MATERIAL FOR THIS TASK: Begin

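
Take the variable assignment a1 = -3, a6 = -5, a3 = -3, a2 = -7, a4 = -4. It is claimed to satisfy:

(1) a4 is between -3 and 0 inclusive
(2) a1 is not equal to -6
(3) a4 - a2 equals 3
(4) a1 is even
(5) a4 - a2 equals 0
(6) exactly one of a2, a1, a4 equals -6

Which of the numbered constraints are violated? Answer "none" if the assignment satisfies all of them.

Violated: 1, 4, 5, and 6.

(1) a4 = -4 is outside [-3, 0] — does not hold.
(2) a1 = -3, and -3 ≠ -6 — holds.
(3) a4 - a2 = -4 - (-7) = 3 — holds.
(4) a1 = -3 is odd — does not hold.
(5) a4 - a2 = -4 - (-7) = 3, not 0 — does not hold.
(6) a2=-7, a1=-3, a4=-4; 0 of them equal -6, not exactly one — does not hold.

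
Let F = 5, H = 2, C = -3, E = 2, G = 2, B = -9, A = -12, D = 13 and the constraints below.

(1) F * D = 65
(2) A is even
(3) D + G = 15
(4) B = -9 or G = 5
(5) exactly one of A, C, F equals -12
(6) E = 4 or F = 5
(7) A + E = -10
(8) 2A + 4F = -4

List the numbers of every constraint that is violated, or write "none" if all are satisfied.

(1) F * D = 5 * 13 = 65  holds
(2) A = -12 is even  holds
(3) D + G = 13 + 2 = 15  holds
(4) B = -9 = -9 (first disjunct)  holds
(5) A=-12, C=-3, F=5; 1 of them equals -12  holds
(6) E = 2 ≠ 4, but F = 5 = 5 (second disjunct)  holds
(7) A + E = -12 + 2 = -10  holds
(8) 2A + 4F = 2(-12) + 4(5) = -4  holds

No violations.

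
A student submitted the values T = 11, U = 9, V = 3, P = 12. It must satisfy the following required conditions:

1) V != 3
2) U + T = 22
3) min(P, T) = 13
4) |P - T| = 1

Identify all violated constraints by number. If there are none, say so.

1) V = 3, but 3 is required to differ  no
2) U + T = 9 + 11 = 20, not 22  no
3) min(12, 11) = 11, not 13  no
4) |12 - 11| = 1  yes

The assignment fails constraints 1, 2, and 3.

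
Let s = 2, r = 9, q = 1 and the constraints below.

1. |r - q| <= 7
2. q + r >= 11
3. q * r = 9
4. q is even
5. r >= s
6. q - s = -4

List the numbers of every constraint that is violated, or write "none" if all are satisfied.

1. |9 - 1| = 8; 8 > 7, exceeds bound 7 — violated.
2. q + r = 1 + 9 = 10; 10 < 11, bound 11 not met — violated.
3. q * r = 1 * 9 = 9 — satisfied.
4. q = 1 is odd — violated.
5. r = 9, s = 2; 9 ≥ 2 — satisfied.
6. q - s = 1 - 2 = -1, not -4 — violated.

Violated: 1, 2, 4, 6.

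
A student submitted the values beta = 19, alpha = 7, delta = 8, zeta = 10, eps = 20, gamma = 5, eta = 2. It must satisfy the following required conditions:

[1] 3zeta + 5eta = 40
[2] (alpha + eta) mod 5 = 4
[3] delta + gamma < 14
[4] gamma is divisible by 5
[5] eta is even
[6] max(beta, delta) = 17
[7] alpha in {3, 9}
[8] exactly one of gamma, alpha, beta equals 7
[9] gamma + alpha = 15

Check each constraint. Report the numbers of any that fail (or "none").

The assignment fails constraints 6, 7, 9.

[1] 3zeta + 5eta = 3(10) + 5(2) = 40 — holds.
[2] alpha + eta = 9; 9 mod 5 = 4 — holds.
[3] delta + gamma = 8 + 5 = 13; 13 < 14 — holds.
[4] 5 / 5 = 1, so 5 divides 5 — holds.
[5] eta = 2 is even — holds.
[6] max(19, 8) = 19, not 17 — does not hold.
[7] alpha = 7 is not in {3, 9} — does not hold.
[8] gamma=5, alpha=7, beta=19; 1 of them equals 7 — holds.
[9] gamma + alpha = 5 + 7 = 12, not 15 — does not hold.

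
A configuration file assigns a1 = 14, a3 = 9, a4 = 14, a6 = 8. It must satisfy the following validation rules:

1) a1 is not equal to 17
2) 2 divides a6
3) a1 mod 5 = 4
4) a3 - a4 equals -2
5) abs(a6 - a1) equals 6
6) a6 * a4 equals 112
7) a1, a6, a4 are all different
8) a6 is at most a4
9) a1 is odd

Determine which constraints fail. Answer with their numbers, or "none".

1) a1 = 14, and 14 ≠ 17 — OK.
2) 8 / 2 = 4, so 2 divides 8 — OK.
3) 14 mod 5 = 4 — OK.
4) a3 - a4 = 9 - 14 = -5, not -2 — violated.
5) abs(8 - 14) = 6 — OK.
6) a6 * a4 = 8 * 14 = 112 — OK.
7) a1 = a4 = 14, not all different — violated.
8) a6 = 8, a4 = 14; 8 ≤ 14 — OK.
9) a1 = 14 is even — violated.

Constraints 4, 7, 9 do not hold.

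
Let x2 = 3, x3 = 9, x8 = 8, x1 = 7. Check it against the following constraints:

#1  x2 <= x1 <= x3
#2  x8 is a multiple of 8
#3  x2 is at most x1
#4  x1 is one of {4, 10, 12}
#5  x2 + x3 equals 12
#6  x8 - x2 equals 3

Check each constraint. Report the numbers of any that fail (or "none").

#1 values 3 <= 7 <= 9 — holds.
#2 8 / 8 = 1, so 8 divides 8 — holds.
#3 x2 = 3, x1 = 7; 3 ≤ 7 — holds.
#4 x1 = 7 is not in {4, 10, 12} — does not hold.
#5 x2 + x3 = 3 + 9 = 12 — holds.
#6 x8 - x2 = 8 - 3 = 5, not 3 — does not hold.

The assignment fails constraints 4 and 6.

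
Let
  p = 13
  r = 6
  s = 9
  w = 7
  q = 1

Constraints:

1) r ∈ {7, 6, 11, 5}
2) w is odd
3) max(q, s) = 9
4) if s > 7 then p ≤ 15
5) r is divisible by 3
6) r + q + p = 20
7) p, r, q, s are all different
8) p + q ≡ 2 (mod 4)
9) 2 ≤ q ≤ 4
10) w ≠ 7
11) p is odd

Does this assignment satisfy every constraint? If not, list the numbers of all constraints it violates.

1) r = 6 is in {7, 6, 11, 5}  yes
2) w = 7 is odd  yes
3) max(1, 9) = 9  yes
4) s = 9 > 7, so we need p ≤ 15; p = 13 ≤ 15  yes
5) 6 / 3 = 2, so 3 divides 6  yes
6) r + q + p = 6 + 1 + 13 = 20  yes
7) values 13, 6, 1, 9 are pairwise distinct  yes
8) p + q = 14; 14 mod 4 = 2  yes
9) q = 1 is outside [2, 4]  no
10) w = 7, but 7 is required to differ  no
11) p = 13 is odd  yes

No — constraints 9 and 10 are not satisfied.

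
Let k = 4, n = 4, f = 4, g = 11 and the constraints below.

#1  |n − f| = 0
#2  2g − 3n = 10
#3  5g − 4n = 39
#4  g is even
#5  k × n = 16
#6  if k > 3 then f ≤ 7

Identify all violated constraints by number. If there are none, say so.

Violated: 4.

#1 |4 − 4| = 0  OK
#2 2g − 3n = 2(11) − 3(4) = 10  OK
#3 5g − 4n = 5(11) − 4(4) = 39  OK
#4 g = 11 is odd  FAIL
#5 k × n = 4 × 4 = 16  OK
#6 k = 4 > 3, so we need f ≤ 7; f = 4 ≤ 7  OK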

MATERIAL FOR THIS TASK: End

> _ACTIVITY_
Beginning at the first line of the data above, retype each line until you reach the line containing "(5) a4 - a2 equals 0", and include that one too. Add nothing else.

> _WRITTEN RESPONSE_
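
Take the variable assignment a1 = -3, a6 = -5, a3 = -3, a2 = -7, a4 = -4. It is claimed to satisfy:

(1) a4 is between -3 and 0 inclusive
(2) a1 is not equal to -6
(3) a4 - a2 equals 3
(4) a1 is even
(5) a4 - a2 equals 0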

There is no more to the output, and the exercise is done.